Problem requirements:
Below are lines of data, and only some are wanted. Please repeat exactly those from the line that has "An anti-dumping order is in force on S-818" through the line that has "4. B-941 — 2,799".
++++ Data provided ++++
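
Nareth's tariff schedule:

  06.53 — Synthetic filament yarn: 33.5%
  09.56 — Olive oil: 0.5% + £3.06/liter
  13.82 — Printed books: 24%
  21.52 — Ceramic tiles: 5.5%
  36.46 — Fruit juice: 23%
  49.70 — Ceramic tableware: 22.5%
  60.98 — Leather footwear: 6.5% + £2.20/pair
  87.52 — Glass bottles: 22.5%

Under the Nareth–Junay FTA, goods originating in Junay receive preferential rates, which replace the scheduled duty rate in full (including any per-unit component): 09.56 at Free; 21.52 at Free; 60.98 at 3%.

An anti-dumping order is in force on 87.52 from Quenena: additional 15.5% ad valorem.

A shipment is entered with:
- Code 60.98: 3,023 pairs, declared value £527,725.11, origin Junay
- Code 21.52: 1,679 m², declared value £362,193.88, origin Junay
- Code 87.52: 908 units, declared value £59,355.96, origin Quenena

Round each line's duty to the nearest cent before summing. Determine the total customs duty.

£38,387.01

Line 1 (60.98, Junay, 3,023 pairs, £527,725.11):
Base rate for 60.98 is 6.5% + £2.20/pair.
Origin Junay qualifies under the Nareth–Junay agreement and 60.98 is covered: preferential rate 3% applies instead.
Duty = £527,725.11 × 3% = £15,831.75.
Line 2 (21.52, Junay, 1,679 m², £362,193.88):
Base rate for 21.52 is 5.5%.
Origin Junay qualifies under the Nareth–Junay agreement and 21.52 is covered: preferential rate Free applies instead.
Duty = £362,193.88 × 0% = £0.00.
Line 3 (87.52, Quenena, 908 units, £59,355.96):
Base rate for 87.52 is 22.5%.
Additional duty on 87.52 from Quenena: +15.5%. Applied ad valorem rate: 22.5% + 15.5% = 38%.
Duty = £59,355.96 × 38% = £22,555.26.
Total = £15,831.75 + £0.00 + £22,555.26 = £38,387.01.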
++++
++++ Data provided ++++
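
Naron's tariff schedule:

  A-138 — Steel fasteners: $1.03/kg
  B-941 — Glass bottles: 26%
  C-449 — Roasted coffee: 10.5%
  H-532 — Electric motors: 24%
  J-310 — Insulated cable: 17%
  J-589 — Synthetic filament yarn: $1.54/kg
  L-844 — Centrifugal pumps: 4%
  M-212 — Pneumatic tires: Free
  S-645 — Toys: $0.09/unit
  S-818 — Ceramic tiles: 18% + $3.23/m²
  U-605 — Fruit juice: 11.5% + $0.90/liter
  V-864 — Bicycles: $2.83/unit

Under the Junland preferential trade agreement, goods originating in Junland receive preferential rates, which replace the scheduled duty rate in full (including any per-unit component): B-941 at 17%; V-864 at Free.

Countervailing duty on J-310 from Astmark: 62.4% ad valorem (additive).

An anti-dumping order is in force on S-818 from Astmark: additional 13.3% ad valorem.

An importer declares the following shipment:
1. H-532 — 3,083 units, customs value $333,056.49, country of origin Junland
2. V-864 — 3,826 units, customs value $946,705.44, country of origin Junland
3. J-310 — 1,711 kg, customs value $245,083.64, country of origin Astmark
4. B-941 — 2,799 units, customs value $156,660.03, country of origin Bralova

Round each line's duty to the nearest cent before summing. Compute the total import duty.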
++++
Expected answer:
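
An anti-dumping order is in force on S-818 from Astmark: additional 13.3% ad valorem.

An importer declares the following shipment:
1. H-532 — 3,083 units, customs value $333,056.49, country of origin Junland
2. V-864 — 3,826 units, customs value $946,705.44, country of origin Junland
3. J-310 — 1,711 kg, customs value $245,083.64, country of origin Astmark
4. B-941 — 2,799 units, customs value $156,660.03, country of origin Bralova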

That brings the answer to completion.